Records supplied Block Start

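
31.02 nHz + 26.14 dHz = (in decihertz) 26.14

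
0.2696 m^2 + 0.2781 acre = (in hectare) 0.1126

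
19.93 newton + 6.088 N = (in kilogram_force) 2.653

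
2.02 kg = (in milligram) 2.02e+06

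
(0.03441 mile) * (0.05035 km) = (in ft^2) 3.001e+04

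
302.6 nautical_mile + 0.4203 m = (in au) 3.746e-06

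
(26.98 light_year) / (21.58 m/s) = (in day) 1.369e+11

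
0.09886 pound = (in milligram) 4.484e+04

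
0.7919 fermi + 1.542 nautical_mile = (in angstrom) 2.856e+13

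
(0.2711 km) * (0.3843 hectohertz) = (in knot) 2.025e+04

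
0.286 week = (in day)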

Records supplied Block End
Records supplied Block Start

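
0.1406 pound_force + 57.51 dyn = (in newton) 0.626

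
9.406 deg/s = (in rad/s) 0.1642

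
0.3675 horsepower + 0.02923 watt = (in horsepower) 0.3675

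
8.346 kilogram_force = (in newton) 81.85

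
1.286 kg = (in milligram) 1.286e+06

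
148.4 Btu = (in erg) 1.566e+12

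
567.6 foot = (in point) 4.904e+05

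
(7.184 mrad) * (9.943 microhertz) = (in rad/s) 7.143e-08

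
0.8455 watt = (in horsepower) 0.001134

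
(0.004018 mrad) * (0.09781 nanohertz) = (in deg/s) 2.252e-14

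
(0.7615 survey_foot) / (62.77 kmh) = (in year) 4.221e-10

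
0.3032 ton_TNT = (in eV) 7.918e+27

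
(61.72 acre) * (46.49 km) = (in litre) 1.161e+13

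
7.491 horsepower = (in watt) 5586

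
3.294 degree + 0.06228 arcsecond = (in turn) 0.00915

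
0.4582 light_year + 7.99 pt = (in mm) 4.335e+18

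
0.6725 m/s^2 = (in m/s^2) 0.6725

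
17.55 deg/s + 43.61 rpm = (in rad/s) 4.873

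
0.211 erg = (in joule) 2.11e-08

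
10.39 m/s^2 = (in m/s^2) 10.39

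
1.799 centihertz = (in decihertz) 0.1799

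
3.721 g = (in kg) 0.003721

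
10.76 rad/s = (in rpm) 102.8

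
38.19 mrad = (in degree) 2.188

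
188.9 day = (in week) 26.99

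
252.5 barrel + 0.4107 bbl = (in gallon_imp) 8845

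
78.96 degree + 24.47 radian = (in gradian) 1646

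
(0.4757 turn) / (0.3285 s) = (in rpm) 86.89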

Records supplied Block End

Problem description — Of all the entries above, retype exactly the lines from the line with "(7.184 mrad) *" to the line with "(0.4757 turn) / (0.3285 s) = (in rpm) 86.89", both included, and no others.

Expected answer —
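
(7.184 mrad) * (9.943 microhertz) = (in rad/s) 7.143e-08

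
0.8455 watt = (in horsepower) 0.001134

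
(0.004018 mrad) * (0.09781 nanohertz) = (in deg/s) 2.252e-14

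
(0.7615 survey_foot) / (62.77 kmh) = (in year) 4.221e-10

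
0.3032 ton_TNT = (in eV) 7.918e+27

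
(61.72 acre) * (46.49 km) = (in litre) 1.161e+13

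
7.491 horsepower = (in watt) 5586

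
3.294 degree + 0.06228 arcsecond = (in turn) 0.00915

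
0.4582 light_year + 7.99 pt = (in mm) 4.335e+18

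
0.6725 m/s^2 = (in m/s^2) 0.6725

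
17.55 deg/s + 43.61 rpm = (in rad/s) 4.873

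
0.211 erg = (in joule) 2.11e-08

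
10.39 m/s^2 = (in m/s^2) 10.39

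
1.799 centihertz = (in decihertz) 0.1799

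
3.721 g = (in kg) 0.003721

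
10.76 rad/s = (in rpm) 102.8

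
38.19 mrad = (in degree) 2.188

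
188.9 day = (in week) 26.99

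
252.5 barrel + 0.4107 bbl = (in gallon_imp) 8845

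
78.96 degree + 24.47 radian = (in gradian) 1646

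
(0.4757 turn) / (0.3285 s) = (in rpm) 86.89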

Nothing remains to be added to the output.